▸ REQUIRED ACTION: What is needed is a verbatim copy of each record below.

▸ Collected data entries:
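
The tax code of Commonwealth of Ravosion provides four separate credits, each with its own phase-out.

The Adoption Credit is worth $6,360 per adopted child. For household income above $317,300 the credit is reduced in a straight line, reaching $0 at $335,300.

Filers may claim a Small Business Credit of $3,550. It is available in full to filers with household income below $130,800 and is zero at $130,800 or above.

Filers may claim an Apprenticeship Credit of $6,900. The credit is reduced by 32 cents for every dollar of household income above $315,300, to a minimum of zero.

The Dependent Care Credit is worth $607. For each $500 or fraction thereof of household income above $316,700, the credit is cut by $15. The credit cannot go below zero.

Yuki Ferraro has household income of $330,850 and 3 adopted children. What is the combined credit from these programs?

Adoption Credit: base = 3 × $6,360 = $19,080. $330,850 is $13,550 into a $18,000 phase-out range, leaving 4,450/18,000 of the credit: $19,080 × 4,450/18,000 = $4,717.
Small Business Credit: $330,850 meets or exceeds the $130,800 cutoff, so the credit is $0.
Apprenticeship Credit: 32% of the $15,550 excess over $315,300 is $4,976; credit = $6,900 − $4,976 = $1,924.
Dependent Care Credit: income exceeds $316,700 by $14,150, which is 29 full-or-partial $500 increments; reduction = 29 × $15 = $435, leaving $172.
Total: $4,717 + $0 + $1,924 + $172 = $6,813.

$6,813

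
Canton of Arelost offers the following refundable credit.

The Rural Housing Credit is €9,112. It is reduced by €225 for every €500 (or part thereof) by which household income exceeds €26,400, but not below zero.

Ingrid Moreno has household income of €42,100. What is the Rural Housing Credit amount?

Rural Housing Credit: income exceeds €26,400 by €15,700, which is 32 full-or-partial €500 increments; reduction = 32 × €225 = €7,200, leaving €1,912.

€1,912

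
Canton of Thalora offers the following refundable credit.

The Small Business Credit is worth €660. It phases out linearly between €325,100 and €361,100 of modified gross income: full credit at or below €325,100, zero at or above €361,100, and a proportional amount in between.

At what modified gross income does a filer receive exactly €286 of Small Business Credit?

€345,500

€286 is 286/660 of the full €660, so 374/660 of the €36,000 range has been used: income = €325,100 + €36,000 × 374/660 = €345,500.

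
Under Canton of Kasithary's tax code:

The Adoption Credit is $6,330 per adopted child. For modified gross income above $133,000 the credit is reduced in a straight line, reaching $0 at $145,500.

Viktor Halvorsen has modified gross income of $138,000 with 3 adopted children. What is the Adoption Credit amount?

$11,394

Adoption Credit: base = 3 × $6,330 = $18,990. $138,000 is $5,000 into a $12,500 phase-out range, leaving 7,500/12,500 of the credit: $18,990 × 7,500/12,500 = $11,394.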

▸ SOLUTION FOR THIS EXERCISE:
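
The tax code of Commonwealth of Ravosion provides four separate credits, each with its own phase-out.

The Adoption Credit is worth $6,360 per adopted child. For household income above $317,300 the credit is reduced in a straight line, reaching $0 at $335,300.

Filers may claim a Small Business Credit of $3,550. It is available in full to filers with household income below $130,800 and is zero at $130,800 or above.

Filers may claim an Apprenticeship Credit of $6,900. The credit is reduced by 32 cents for every dollar of household income above $315,300, to a minimum of zero.

The Dependent Care Credit is worth $607. For each $500 or fraction thereof of household income above $316,700, the credit is cut by $15. The credit cannot go below zero.

Yuki Ferraro has household income of $330,850 and 3 adopted children. What is the combined credit from these programs?

Adoption Credit: base = 3 × $6,360 = $19,080. $330,850 is $13,550 into a $18,000 phase-out range, leaving 4,450/18,000 of the credit: $19,080 × 4,450/18,000 = $4,717.
Small Business Credit: $330,850 meets or exceeds the $130,800 cutoff, so the credit is $0.
Apprenticeship Credit: 32% of the $15,550 excess over $315,300 is $4,976; credit = $6,900 − $4,976 = $1,924.
Dependent Care Credit: income exceeds $316,700 by $14,150, which is 29 full-or-partial $500 increments; reduction = 29 × $15 = $435, leaving $172.
Total: $4,717 + $0 + $1,924 + $172 = $6,813.

$6,813

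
Canton of Arelost offers the following refundable credit.

The Rural Housing Credit is €9,112. It is reduced by €225 for every €500 (or part thereof) by which household income exceeds €26,400, but not below zero.

Ingrid Moreno has household income of €42,100. What is the Rural Housing Credit amount?

Rural Housing Credit: income exceeds €26,400 by €15,700, which is 32 full-or-partial €500 increments; reduction = 32 × €225 = €7,200, leaving €1,912.

€1,912

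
Canton of Thalora offers the following refundable credit.

The Small Business Credit is worth €660. It phases out linearly between €325,100 and €361,100 of modified gross income: full credit at or below €325,100, zero at or above €361,100, and a proportional amount in between.

At what modified gross income does a filer receive exactly €286 of Small Business Credit?

€345,500

€286 is 286/660 of the full €660, so 374/660 of the €36,000 range has been used: income = €325,100 + €36,000 × 374/660 = €345,500.

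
Under Canton of Kasithary's tax code:

The Adoption Credit is $6,330 per adopted child. For modified gross income above $133,000 the credit is reduced in a straight line, reaching $0 at $145,500.

Viktor Halvorsen has modified gross income of $138,000 with 3 adopted children. What is the Adoption Credit amount?

$11,394

Adoption Credit: base = 3 × $6,330 = $18,990. $138,000 is $5,000 into a $12,500 phase-out range, leaving 7,500/12,500 of the credit: $18,990 × 7,500/12,500 = $11,394.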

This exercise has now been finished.